> [REQUIRED ACTION]:
Tally the lines of the records below that include the word "enters", and write down only that tally.

*** Begin section ***

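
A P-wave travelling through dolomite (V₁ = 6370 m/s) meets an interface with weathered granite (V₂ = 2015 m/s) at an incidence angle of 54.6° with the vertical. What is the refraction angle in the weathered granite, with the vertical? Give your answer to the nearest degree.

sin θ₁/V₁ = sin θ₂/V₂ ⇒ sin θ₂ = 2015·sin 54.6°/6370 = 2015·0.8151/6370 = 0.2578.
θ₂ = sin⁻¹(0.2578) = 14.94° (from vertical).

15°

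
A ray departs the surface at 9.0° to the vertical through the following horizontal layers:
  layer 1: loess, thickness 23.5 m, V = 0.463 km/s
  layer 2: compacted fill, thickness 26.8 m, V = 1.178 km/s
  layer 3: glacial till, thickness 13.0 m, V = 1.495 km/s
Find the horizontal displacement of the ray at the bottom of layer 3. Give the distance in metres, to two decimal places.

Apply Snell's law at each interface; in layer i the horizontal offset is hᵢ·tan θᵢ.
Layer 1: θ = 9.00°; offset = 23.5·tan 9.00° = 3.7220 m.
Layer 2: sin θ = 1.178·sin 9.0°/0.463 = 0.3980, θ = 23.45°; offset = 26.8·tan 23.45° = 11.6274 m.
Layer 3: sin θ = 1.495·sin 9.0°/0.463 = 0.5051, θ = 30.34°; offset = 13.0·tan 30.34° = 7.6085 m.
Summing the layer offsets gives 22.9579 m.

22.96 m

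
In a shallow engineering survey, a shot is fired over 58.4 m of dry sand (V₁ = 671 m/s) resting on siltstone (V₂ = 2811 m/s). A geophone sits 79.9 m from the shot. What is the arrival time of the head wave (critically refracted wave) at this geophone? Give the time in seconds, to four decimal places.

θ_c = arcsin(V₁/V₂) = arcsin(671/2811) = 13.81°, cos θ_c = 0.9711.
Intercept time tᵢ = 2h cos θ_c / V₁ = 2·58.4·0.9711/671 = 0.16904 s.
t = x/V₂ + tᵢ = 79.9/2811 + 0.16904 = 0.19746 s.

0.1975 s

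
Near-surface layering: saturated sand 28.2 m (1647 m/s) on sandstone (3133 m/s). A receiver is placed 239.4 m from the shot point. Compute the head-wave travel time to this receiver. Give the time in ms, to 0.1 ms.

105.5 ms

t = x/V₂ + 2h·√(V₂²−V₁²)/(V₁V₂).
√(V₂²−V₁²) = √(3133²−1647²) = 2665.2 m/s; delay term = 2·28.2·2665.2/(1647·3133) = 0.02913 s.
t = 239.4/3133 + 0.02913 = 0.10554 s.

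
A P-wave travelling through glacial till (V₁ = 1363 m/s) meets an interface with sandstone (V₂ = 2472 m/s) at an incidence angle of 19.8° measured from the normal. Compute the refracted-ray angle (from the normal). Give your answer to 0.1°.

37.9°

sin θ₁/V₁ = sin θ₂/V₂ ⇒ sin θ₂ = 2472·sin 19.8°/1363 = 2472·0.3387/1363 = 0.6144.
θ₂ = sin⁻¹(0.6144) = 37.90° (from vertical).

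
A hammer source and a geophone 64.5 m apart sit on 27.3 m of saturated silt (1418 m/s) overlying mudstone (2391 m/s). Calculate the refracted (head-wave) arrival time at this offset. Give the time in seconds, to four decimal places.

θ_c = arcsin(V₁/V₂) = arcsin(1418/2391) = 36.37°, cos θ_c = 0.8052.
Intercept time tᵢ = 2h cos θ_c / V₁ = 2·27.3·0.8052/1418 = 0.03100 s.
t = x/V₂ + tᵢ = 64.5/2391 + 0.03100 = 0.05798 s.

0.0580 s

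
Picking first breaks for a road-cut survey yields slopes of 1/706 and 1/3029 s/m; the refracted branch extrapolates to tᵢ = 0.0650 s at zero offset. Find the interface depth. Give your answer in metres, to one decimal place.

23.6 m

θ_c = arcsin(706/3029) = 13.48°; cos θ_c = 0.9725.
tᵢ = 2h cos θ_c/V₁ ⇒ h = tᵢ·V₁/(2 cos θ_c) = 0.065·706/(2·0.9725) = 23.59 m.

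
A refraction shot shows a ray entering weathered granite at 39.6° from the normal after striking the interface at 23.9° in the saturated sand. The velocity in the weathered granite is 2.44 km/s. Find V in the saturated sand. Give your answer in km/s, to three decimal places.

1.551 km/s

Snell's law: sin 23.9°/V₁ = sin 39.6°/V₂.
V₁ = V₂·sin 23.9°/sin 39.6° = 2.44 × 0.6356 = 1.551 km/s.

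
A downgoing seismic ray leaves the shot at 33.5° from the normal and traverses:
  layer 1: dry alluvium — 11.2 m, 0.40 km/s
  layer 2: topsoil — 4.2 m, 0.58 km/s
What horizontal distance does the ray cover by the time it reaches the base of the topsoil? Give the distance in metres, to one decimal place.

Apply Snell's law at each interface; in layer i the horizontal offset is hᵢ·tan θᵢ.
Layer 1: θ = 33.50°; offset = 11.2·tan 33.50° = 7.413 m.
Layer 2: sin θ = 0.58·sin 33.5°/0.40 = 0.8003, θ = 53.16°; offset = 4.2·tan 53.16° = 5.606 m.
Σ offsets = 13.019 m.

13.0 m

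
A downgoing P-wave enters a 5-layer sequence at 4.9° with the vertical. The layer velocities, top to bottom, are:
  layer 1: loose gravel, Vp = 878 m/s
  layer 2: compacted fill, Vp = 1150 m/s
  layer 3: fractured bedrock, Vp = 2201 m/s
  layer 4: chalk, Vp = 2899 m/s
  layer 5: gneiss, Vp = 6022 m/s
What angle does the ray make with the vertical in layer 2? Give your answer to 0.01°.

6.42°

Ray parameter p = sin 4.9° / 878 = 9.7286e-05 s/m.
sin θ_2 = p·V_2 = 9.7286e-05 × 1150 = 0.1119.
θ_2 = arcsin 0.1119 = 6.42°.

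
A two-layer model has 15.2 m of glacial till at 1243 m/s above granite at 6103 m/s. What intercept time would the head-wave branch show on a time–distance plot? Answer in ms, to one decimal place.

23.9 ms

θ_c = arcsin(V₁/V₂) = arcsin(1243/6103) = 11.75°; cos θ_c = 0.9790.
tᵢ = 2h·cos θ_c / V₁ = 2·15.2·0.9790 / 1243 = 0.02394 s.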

*** End section ***
*** Begin section ***

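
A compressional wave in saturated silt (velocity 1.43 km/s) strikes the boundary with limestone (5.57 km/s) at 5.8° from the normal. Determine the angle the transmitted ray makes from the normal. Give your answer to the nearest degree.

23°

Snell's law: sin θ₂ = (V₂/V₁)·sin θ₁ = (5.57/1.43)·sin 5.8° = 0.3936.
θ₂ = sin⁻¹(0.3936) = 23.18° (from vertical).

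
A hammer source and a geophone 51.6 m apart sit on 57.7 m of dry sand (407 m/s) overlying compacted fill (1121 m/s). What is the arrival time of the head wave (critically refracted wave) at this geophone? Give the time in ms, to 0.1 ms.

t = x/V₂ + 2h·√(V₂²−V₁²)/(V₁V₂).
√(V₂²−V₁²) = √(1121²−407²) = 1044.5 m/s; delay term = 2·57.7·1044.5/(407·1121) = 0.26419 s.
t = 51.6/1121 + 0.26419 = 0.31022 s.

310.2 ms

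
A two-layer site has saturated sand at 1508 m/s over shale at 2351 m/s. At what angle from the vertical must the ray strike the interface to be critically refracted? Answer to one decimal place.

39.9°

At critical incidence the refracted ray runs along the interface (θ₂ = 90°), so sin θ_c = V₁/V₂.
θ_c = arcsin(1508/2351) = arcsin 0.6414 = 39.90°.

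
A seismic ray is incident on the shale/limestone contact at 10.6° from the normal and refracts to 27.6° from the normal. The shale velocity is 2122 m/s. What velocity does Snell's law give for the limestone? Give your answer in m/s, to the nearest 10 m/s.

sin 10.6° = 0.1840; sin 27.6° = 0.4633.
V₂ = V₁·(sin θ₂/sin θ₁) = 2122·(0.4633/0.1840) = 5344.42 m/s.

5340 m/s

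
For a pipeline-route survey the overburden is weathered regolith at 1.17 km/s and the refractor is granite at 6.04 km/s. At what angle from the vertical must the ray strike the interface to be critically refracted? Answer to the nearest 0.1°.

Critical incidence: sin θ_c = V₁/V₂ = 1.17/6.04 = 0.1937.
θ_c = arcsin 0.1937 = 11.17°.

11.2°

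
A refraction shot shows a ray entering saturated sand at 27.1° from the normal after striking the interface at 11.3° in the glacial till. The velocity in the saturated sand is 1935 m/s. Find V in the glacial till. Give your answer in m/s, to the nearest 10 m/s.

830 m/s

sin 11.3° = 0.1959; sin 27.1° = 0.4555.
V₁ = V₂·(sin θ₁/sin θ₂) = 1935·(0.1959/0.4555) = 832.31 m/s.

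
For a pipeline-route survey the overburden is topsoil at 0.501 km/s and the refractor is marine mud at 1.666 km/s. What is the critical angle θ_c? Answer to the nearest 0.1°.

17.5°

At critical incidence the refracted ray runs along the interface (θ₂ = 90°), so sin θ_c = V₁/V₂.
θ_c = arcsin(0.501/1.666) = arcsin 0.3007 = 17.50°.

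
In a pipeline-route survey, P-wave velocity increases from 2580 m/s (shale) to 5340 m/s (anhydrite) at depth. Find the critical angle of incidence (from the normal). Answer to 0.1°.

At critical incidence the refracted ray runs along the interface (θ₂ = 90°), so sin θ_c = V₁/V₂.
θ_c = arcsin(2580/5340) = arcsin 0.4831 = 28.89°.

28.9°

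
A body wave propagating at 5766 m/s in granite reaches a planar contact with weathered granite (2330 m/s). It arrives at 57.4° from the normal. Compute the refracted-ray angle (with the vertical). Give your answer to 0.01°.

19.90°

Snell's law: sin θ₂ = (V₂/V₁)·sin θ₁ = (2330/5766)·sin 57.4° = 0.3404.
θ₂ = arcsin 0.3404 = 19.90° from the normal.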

*** End section ***
*** Begin section ***

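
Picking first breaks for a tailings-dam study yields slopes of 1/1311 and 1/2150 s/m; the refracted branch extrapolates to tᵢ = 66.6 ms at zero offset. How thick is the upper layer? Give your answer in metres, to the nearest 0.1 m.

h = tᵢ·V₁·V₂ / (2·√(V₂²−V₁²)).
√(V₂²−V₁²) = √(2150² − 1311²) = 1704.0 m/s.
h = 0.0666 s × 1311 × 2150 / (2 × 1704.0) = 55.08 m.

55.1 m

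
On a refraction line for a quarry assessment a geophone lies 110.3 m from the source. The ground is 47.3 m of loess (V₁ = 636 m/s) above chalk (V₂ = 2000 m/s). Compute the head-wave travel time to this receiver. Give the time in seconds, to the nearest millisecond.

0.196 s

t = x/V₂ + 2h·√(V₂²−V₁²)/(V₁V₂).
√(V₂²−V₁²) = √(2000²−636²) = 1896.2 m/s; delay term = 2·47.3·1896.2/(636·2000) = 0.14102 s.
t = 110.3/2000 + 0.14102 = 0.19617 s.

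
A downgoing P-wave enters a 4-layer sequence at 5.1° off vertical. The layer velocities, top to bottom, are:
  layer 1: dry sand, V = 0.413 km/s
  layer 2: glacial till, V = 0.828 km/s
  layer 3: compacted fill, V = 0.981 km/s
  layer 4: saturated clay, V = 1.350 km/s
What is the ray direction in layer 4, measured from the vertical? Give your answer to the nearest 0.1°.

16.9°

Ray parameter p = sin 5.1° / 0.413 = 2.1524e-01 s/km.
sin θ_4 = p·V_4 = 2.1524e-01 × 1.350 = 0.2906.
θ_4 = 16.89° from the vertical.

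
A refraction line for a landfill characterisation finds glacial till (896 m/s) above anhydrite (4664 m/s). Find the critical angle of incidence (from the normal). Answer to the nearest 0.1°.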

*** End section ***

> [SOLUTION FOR THIS EXERCISE]:
2